Return all of the records exactly.

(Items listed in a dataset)
+-------+
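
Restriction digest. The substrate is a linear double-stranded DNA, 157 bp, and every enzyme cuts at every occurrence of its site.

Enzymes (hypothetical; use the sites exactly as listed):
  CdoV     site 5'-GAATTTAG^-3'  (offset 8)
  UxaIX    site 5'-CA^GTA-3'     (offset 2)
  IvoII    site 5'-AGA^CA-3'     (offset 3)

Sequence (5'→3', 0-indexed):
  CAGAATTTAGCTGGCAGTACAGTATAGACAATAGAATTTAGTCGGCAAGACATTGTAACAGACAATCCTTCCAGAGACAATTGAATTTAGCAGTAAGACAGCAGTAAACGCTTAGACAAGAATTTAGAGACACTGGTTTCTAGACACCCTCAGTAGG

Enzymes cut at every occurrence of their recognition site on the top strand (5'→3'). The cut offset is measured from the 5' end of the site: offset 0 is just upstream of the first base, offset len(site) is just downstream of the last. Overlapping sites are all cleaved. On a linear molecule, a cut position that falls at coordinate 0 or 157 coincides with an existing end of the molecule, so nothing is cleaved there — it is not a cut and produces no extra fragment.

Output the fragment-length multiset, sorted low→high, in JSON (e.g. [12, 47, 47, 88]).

[2,3,5,5,5,6,6,7,8,9,10,11,12,13,13,13,14,15]

Scan for sites:
  CdoV (GAATTTAG, off=8): starts [2, 33, 82, 119] → cuts [10, 41, 90, 127]
  UxaIX (CAGTA, off=2): starts [14, 19, 90, 101, 150] → cuts [16, 21, 92, 103, 152]
  IvoII (AGACA, off=3): starts [25, 47, 59, 74, 95, 113, 127, 141] → cuts [28, 50, 62, 77, 98, 116, 130, 144]

Pooled cuts: [10, 16, 21, 28, 41, 50, 62, 77, 90, 92, 98, 103, 116, 127, 130, 144, 152]

Fragment lengths:
  [0,10): 10 bp
  [10,16): 6 bp
  [16,21): 5 bp
  [21,28): 7 bp
  [28,41): 13 bp
  [41,50): 9 bp
  [50,62): 12 bp
  [62,77): 15 bp
  [77,90): 13 bp
  [90,92): 2 bp
  [92,98): 6 bp
  [98,103): 5 bp
  [103,116): 13 bp
  [116,127): 11 bp
  [127,130): 3 bp
  [130,144): 14 bp
  [144,152): 8 bp
  [152,157): 5 bp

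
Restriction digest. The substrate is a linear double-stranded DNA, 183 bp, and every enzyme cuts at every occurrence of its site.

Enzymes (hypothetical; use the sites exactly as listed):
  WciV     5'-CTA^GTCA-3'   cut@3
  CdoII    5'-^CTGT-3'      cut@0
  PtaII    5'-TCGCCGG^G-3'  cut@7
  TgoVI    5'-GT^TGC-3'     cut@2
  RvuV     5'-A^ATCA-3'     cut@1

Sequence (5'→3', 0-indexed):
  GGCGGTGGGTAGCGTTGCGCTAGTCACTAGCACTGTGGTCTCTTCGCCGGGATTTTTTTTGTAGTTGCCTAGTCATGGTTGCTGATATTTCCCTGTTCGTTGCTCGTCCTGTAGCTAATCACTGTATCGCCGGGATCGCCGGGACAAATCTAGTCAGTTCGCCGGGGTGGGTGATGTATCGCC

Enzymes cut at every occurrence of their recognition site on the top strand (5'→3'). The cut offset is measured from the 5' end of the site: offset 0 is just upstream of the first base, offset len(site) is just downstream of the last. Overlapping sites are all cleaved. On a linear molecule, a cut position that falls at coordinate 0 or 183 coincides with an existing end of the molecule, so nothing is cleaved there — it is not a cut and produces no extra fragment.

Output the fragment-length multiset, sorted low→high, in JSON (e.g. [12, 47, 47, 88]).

Per-enzyme occurrences:
  WciV (CTAGTCA, off=3): starts [19, 68, 149] → cuts [22, 71, 152]
  CdoII (CTGT, off=0): starts [32, 92, 108, 121] → cuts [32, 92, 108, 121]
  PtaII (TCGCCGGG, off=7): starts [43, 126, 135, 158] → cuts [50, 133, 142, 165]
  TgoVI (GTTGC, off=2): starts [13, 63, 77, 98] → cuts [15, 65, 79, 100]
  RvuV (AATCA, off=1): starts [116] → cuts [117]

Pooled cuts: [15, 22, 32, 50, 65, 71, 79, 92, 100, 108, 117, 121, 133, 142, 152, 165]

Fragments:
  [0,15): 15 bp
  [15,22): 7 bp
  [22,32): 10 bp
  [32,50): 18 bp
  [50,65): 15 bp
  [65,71): 6 bp
  [71,79): 8 bp
  [79,92): 13 bp
  [92,100): 8 bp
  [100,108): 8 bp
  [108,117): 9 bp
  [117,121): 4 bp
  [121,133): 12 bp
  [133,142): 9 bp
  [142,152): 10 bp
  [152,165): 13 bp
  [165,183): 18 bp

[4,6,7,8,8,8,9,9,10,10,12,13,13,15,15,18,18]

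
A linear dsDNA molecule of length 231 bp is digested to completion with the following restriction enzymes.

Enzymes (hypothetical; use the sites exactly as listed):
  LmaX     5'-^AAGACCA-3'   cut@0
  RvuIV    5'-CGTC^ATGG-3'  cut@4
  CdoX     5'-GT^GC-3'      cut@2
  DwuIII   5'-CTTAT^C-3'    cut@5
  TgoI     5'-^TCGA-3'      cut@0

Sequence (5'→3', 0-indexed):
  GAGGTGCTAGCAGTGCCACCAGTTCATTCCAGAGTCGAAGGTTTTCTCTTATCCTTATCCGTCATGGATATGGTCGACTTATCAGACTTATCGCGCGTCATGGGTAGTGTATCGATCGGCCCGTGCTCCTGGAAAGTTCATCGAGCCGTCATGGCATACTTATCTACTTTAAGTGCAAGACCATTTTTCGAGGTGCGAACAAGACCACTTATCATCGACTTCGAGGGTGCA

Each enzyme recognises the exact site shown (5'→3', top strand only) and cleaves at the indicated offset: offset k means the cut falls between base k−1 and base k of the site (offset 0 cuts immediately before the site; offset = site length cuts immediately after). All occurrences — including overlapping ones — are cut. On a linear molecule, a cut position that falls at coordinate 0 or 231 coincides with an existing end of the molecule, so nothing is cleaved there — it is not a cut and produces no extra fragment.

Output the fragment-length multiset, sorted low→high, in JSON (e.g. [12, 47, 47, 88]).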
+-------+
### [Task result]
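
Restriction digest. The substrate is a linear double-stranded DNA, 157 bp, and every enzyme cuts at every occurrence of its site.

Enzymes (hypothetical; use the sites exactly as listed):
  CdoV     site 5'-GAATTTAG^-3'  (offset 8)
  UxaIX    site 5'-CA^GTA-3'     (offset 2)
  IvoII    site 5'-AGA^CA-3'     (offset 3)

Sequence (5'→3', 0-indexed):
  CAGAATTTAGCTGGCAGTACAGTATAGACAATAGAATTTAGTCGGCAAGACATTGTAACAGACAATCCTTCCAGAGACAATTGAATTTAGCAGTAAGACAGCAGTAAACGCTTAGACAAGAATTTAGAGACACTGGTTTCTAGACACCCTCAGTAGG

Enzymes cut at every occurrence of their recognition site on the top strand (5'→3'). The cut offset is measured from the 5' end of the site: offset 0 is just upstream of the first base, offset len(site) is just downstream of the last. Overlapping sites are all cleaved. On a linear molecule, a cut position that falls at coordinate 0 or 157 coincides with an existing end of the molecule, so nothing is cleaved there — it is not a cut and produces no extra fragment.

Output the fragment-length multiset, sorted low→high, in JSON (e.g. [12, 47, 47, 88]).

[2,3,5,5,5,6,6,7,8,9,10,11,12,13,13,13,14,15]

Scan for sites:
  CdoV (GAATTTAG, off=8): starts [2, 33, 82, 119] → cuts [10, 41, 90, 127]
  UxaIX (CAGTA, off=2): starts [14, 19, 90, 101, 150] → cuts [16, 21, 92, 103, 152]
  IvoII (AGACA, off=3): starts [25, 47, 59, 74, 95, 113, 127, 141] → cuts [28, 50, 62, 77, 98, 116, 130, 144]

Pooled cuts: [10, 16, 21, 28, 41, 50, 62, 77, 90, 92, 98, 103, 116, 127, 130, 144, 152]

Fragment lengths:
  [0,10): 10 bp
  [10,16): 6 bp
  [16,21): 5 bp
  [21,28): 7 bp
  [28,41): 13 bp
  [41,50): 9 bp
  [50,62): 12 bp
  [62,77): 15 bp
  [77,90): 13 bp
  [90,92): 2 bp
  [92,98): 6 bp
  [98,103): 5 bp
  [103,116): 13 bp
  [116,127): 11 bp
  [127,130): 3 bp
  [130,144): 14 bp
  [144,152): 8 bp
  [152,157): 5 bp

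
Restriction digest. The substrate is a linear double-stranded DNA, 183 bp, and every enzyme cuts at every occurrence of its site.

Enzymes (hypothetical; use the sites exactly as listed):
  WciV     5'-CTA^GTCA-3'   cut@3
  CdoII    5'-^CTGT-3'      cut@0
  PtaII    5'-TCGCCGG^G-3'  cut@7
  TgoVI    5'-GT^TGC-3'     cut@2
  RvuV     5'-A^ATCA-3'     cut@1

Sequence (5'→3', 0-indexed):
  GGCGGTGGGTAGCGTTGCGCTAGTCACTAGCACTGTGGTCTCTTCGCCGGGATTTTTTTTGTAGTTGCCTAGTCATGGTTGCTGATATTTCCCTGTTCGTTGCTCGTCCTGTAGCTAATCACTGTATCGCCGGGATCGCCGGGACAAATCTAGTCAGTTCGCCGGGGTGGGTGATGTATCGCC

Enzymes cut at every occurrence of their recognition site on the top strand (5'→3'). The cut offset is measured from the 5' end of the site: offset 0 is just upstream of the first base, offset len(site) is just downstream of the last. Overlapping sites are all cleaved. On a linear molecule, a cut position that falls at coordinate 0 or 183 coincides with an existing end of the molecule, so nothing is cleaved there — it is not a cut and produces no extra fragment.

Output the fragment-length multiset, sorted low→high, in JSON (e.g. [12, 47, 47, 88]).

Per-enzyme occurrences:
  WciV (CTAGTCA, off=3): starts [19, 68, 149] → cuts [22, 71, 152]
  CdoII (CTGT, off=0): starts [32, 92, 108, 121] → cuts [32, 92, 108, 121]
  PtaII (TCGCCGGG, off=7): starts [43, 126, 135, 158] → cuts [50, 133, 142, 165]
  TgoVI (GTTGC, off=2): starts [13, 63, 77, 98] → cuts [15, 65, 79, 100]
  RvuV (AATCA, off=1): starts [116] → cuts [117]

Pooled cuts: [15, 22, 32, 50, 65, 71, 79, 92, 100, 108, 117, 121, 133, 142, 152, 165]

Fragments:
  [0,15): 15 bp
  [15,22): 7 bp
  [22,32): 10 bp
  [32,50): 18 bp
  [50,65): 15 bp
  [65,71): 6 bp
  [71,79): 8 bp
  [79,92): 13 bp
  [92,100): 8 bp
  [100,108): 8 bp
  [108,117): 9 bp
  [117,121): 4 bp
  [121,133): 12 bp
  [133,142): 9 bp
  [142,152): 10 bp
  [152,165): 13 bp
  [165,183): 18 bp

[4,6,7,8,8,8,9,9,10,10,12,13,13,15,15,18,18]

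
A linear dsDNA molecule of length 231 bp is digested to completion with the following restriction enzymes.

Enzymes (hypothetical; use the sites exactly as listed):
  LmaX     5'-^AAGACCA-3'   cut@0
  RvuIV    5'-CGTC^ATGG-3'  cut@4
  CdoX     5'-GT^GC-3'      cut@2
  DwuIII   5'-CTTAT^C-3'    cut@5
  TgoI     5'-^TCGA-3'      cut@0

Sequence (5'→3', 0-indexed):
  GAGGTGCTAGCAGTGCCACCAGTTCATTCCAGAGTCGAAGGTTTTCTCTTATCCTTATCCGTCATGGATATGGTCGACTTATCAGACTTATCGCGCGTCATGGGTAGTGTATCGATCGGCCCGTGCTCCTGGAAAGTTCATCGAGCCGTCATGGCATACTTATCTACTTTAAGTGCAAGACCATTTTTCGAGGTGCGAACAAGACCACTTATCATCGACTTCGAGGGTGCA

Each enzyme recognises the exact site shown (5'→3', top strand only) and cleaves at the indicated offset: offset k means the cut falls between base k−1 and base k of the site (offset 0 cuts immediately before the site; offset = site length cuts immediately after). All occurrences — including overlapping ones — are cut. On a linear molecule, a cut position that falls at coordinate 0 or 231 coincides with an existing end of the molecule, so nothing is cleaved there — it is not a cut and produces no extra fragment.

Output the fragment-length multiset, sorted low→high, in JSON (e.g. [12, 47, 47, 88]).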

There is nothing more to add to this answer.